━━━ Input records ━━━

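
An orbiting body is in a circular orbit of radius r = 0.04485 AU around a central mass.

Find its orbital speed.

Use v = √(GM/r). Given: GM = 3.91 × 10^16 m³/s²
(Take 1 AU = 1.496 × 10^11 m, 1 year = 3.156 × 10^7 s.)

Convert to SI: r = 0.04485 AU = 6.70956e+09 m.
For a circular orbit, gravity supplies the centripetal force, so v = √(GM / r).
v = √(3.91e+16 / 6.70956e+09) m/s ≈ 2414 m/s = 0.5093 AU/year.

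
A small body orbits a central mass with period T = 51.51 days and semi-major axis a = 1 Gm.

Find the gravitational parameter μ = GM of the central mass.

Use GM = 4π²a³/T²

Convert to SI: T = 51.51 days = 4.45046e+06 s; a = 1 Gm = 1e+09 m.
GM = 4π² · a³ / T².
GM = 4π² · (1e+09)³ / (4.45046e+06)² m³/s² ≈ 1.993e+15 m³/s² = 1.993 × 10^15 m³/s².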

━━━

**What to work on**
Write the material out once more, exactly.

**Exercise result**
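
An orbiting body is in a circular orbit of radius r = 0.04485 AU around a central mass.

Find its orbital speed.

Use v = √(GM/r). Given: GM = 3.91 × 10^16 m³/s²
(Take 1 AU = 1.496 × 10^11 m, 1 year = 3.156 × 10^7 s.)

Convert to SI: r = 0.04485 AU = 6.70956e+09 m.
For a circular orbit, gravity supplies the centripetal force, so v = √(GM / r).
v = √(3.91e+16 / 6.70956e+09) m/s ≈ 2414 m/s = 0.5093 AU/year.

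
A small body orbits a central mass with period T = 51.51 days and semi-major axis a = 1 Gm.

Find the gravitational parameter μ = GM of the central mass.

Use GM = 4π²a³/T²

Convert to SI: T = 51.51 days = 4.45046e+06 s; a = 1 Gm = 1e+09 m.
GM = 4π² · a³ / T².
GM = 4π² · (1e+09)³ / (4.45046e+06)² m³/s² ≈ 1.993e+15 m³/s² = 1.993 × 10^15 m³/s².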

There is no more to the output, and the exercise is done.